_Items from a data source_
######

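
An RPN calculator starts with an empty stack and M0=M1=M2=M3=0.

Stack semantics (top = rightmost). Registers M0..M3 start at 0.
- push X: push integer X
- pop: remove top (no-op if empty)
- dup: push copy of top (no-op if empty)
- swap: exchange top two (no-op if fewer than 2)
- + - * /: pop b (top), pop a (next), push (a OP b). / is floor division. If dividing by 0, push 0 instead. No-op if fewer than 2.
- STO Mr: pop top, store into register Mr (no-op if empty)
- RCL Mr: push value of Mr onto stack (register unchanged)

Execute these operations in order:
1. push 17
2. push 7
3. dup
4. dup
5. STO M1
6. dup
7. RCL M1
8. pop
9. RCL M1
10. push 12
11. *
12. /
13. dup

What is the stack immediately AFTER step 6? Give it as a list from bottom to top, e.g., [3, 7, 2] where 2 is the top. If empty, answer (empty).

After op 1 (push 17): stack=[17] mem=[0,0,0,0]
After op 2 (push 7): stack=[17,7] mem=[0,0,0,0]
After op 3 (dup): stack=[17,7,7] mem=[0,0,0,0]
After op 4 (dup): stack=[17,7,7,7] mem=[0,0,0,0]
After op 5 (STO M1): stack=[17,7,7] mem=[0,7,0,0]
After op 6 (dup): stack=[17,7,7,7] mem=[0,7,0,0]

[17, 7, 7, 7]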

######

_TASK GOAL_
Copy each line above that has the word "fewer".

_OUTPUT_
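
- swap: exchange top two (no-op if fewer than 2)
- + - * /: pop b (top), pop a (next), push (a OP b). / is floor division. If dividing by 0, push 0 instead. No-op if fewer than 2.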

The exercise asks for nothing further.